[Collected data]
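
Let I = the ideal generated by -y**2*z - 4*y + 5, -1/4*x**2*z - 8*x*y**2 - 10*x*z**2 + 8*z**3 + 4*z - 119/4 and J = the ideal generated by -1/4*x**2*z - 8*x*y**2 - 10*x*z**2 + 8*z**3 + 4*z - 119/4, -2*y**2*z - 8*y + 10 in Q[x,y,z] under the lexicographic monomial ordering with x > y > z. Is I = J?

Since reduced Gröbner bases are canonical representatives of ideals under a given ordering, it suffices to compute and compare them.
Buchberger on the first generating set:
f_1 = -y**2*z - 4*y + 5, LT = y**2*z.
f_2 = -1/4*x**2*z - 8*x*y**2 - 10*x*z**2 + 8*z**3 + 4*z - 119/4, LT = x**2*z.

S(f_1,f_2): lcm = x**2*y**2*z. S = 4*x**2*y - 5*x**2 - 32*x*y**4 - 40*x*y**2*z**2 + 32*y**2*z**3 + 16*y**2*z - 119*y**2.
  reduce S modulo (f_1, f_2):
  remainder 4*x**2*y - 5*x**2 - 32*x*y**4 + 160*x*y*z - 200*x*z - 119*y**2 - 128*y*z**2 - 64*y + 160*z**2 + 80 ≠ 0; add g_3 = 4*x**2*y - 5*x**2 - 32*x*y**4 + 160*x*y*z - 200*x*z - 119*y**2 - 128*y*z**2 - 64*y + 160*z**2 + 80 to the basis.

The other S-polynomials (S(f_1,g_3), S(f_2,g_3)) all reduce to 0 modulo the current basis, so we have a Gröbner basis.
Inter-reduce: drop elements whose leading term is divisible by another's, tail-reduce, and make monic.
Reduced Gröbner basis: {x**2*y - 5/4*x**2 - 8*x*y**4 + 40*x*y*z - 50*x*z - 119/4*y**2 - 32*y*z**2 - 16*y + 40*z**2 + 20, x**2*z + 32*x*y**2 + 40*x*z**2 - 32*z**3 - 16*z + 119, y**2*z + 4*y - 5}.

Buchberger on the second generating set:
h_1 = -1/4*x**2*z - 8*x*y**2 - 10*x*z**2 + 8*z**3 + 4*z - 119/4, LT = x**2*z.
h_2 = -2*y**2*z - 8*y + 10, LT = y**2*z.

S(h_1,h_2): lcm = x**2*y**2*z. S = -4*x**2*y + 5*x**2 + 32*x*y**4 + 40*x*y**2*z**2 - 32*y**2*z**3 - 16*y**2*z + 119*y**2.
  reduce S modulo (h_1, h_2):
  remainder -4*x**2*y + 5*x**2 + 32*x*y**4 - 160*x*y*z + 200*x*z + 119*y**2 + 128*y*z**2 + 64*y - 160*z**2 - 80 ≠ 0; add k_3 = -4*x**2*y + 5*x**2 + 32*x*y**4 - 160*x*y*z + 200*x*z + 119*y**2 + 128*y*z**2 + 64*y - 160*z**2 - 80 to the basis.

The other S-polynomials (S(h_1,k_3), S(h_2,k_3)) all reduce to 0 modulo the current basis, so we have a Gröbner basis.
Inter-reduce: drop elements whose leading term is divisible by another's, tail-reduce, and make monic.
Reduced Gröbner basis: {x**2*y - 5/4*x**2 - 8*x*y**4 + 40*x*y*z - 50*x*z - 119/4*y**2 - 32*y*z**2 - 16*y + 40*z**2 + 20, x**2*z + 32*x*y**2 + 40*x*z**2 - 32*z**3 - 16*z + 119, y**2*z + 4*y - 5}.

Same reduced basis, so the two generating sets span the same ideal.

Yes, the ideals are equal.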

* [EXERCISE OBJECTIVE]:
Extract all of the data shown above without alteration.

* [RESULT OF THE EXERCISE]:
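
Let I = the ideal generated by -y**2*z - 4*y + 5, -1/4*x**2*z - 8*x*y**2 - 10*x*z**2 + 8*z**3 + 4*z - 119/4 and J = the ideal generated by -1/4*x**2*z - 8*x*y**2 - 10*x*z**2 + 8*z**3 + 4*z - 119/4, -2*y**2*z - 8*y + 10 in Q[x,y,z] under the lexicographic monomial ordering with x > y > z. Is I = J?

Since reduced Gröbner bases are canonical representatives of ideals under a given ordering, it suffices to compute and compare them.
Buchberger on the first generating set:
f_1 = -y**2*z - 4*y + 5, LT = y**2*z.
f_2 = -1/4*x**2*z - 8*x*y**2 - 10*x*z**2 + 8*z**3 + 4*z - 119/4, LT = x**2*z.

S(f_1,f_2): lcm = x**2*y**2*z. S = 4*x**2*y - 5*x**2 - 32*x*y**4 - 40*x*y**2*z**2 + 32*y**2*z**3 + 16*y**2*z - 119*y**2.
  reduce S modulo (f_1, f_2):
  remainder 4*x**2*y - 5*x**2 - 32*x*y**4 + 160*x*y*z - 200*x*z - 119*y**2 - 128*y*z**2 - 64*y + 160*z**2 + 80 ≠ 0; add g_3 = 4*x**2*y - 5*x**2 - 32*x*y**4 + 160*x*y*z - 200*x*z - 119*y**2 - 128*y*z**2 - 64*y + 160*z**2 + 80 to the basis.

The other S-polynomials (S(f_1,g_3), S(f_2,g_3)) all reduce to 0 modulo the current basis, so we have a Gröbner basis.
Inter-reduce: drop elements whose leading term is divisible by another's, tail-reduce, and make monic.
Reduced Gröbner basis: {x**2*y - 5/4*x**2 - 8*x*y**4 + 40*x*y*z - 50*x*z - 119/4*y**2 - 32*y*z**2 - 16*y + 40*z**2 + 20, x**2*z + 32*x*y**2 + 40*x*z**2 - 32*z**3 - 16*z + 119, y**2*z + 4*y - 5}.

Buchberger on the second generating set:
h_1 = -1/4*x**2*z - 8*x*y**2 - 10*x*z**2 + 8*z**3 + 4*z - 119/4, LT = x**2*z.
h_2 = -2*y**2*z - 8*y + 10, LT = y**2*z.

S(h_1,h_2): lcm = x**2*y**2*z. S = -4*x**2*y + 5*x**2 + 32*x*y**4 + 40*x*y**2*z**2 - 32*y**2*z**3 - 16*y**2*z + 119*y**2.
  reduce S modulo (h_1, h_2):
  remainder -4*x**2*y + 5*x**2 + 32*x*y**4 - 160*x*y*z + 200*x*z + 119*y**2 + 128*y*z**2 + 64*y - 160*z**2 - 80 ≠ 0; add k_3 = -4*x**2*y + 5*x**2 + 32*x*y**4 - 160*x*y*z + 200*x*z + 119*y**2 + 128*y*z**2 + 64*y - 160*z**2 - 80 to the basis.

The other S-polynomials (S(h_1,k_3), S(h_2,k_3)) all reduce to 0 modulo the current basis, so we have a Gröbner basis.
Inter-reduce: drop elements whose leading term is divisible by another's, tail-reduce, and make monic.
Reduced Gröbner basis: {x**2*y - 5/4*x**2 - 8*x*y**4 + 40*x*y*z - 50*x*z - 119/4*y**2 - 32*y*z**2 - 16*y + 40*z**2 + 20, x**2*z + 32*x*y**2 + 40*x*z**2 - 32*z**3 - 16*z + 119, y**2*z + 4*y - 5}.

Same reduced basis, so the two generating sets span the same ideal.

Yes, the ideals are equal.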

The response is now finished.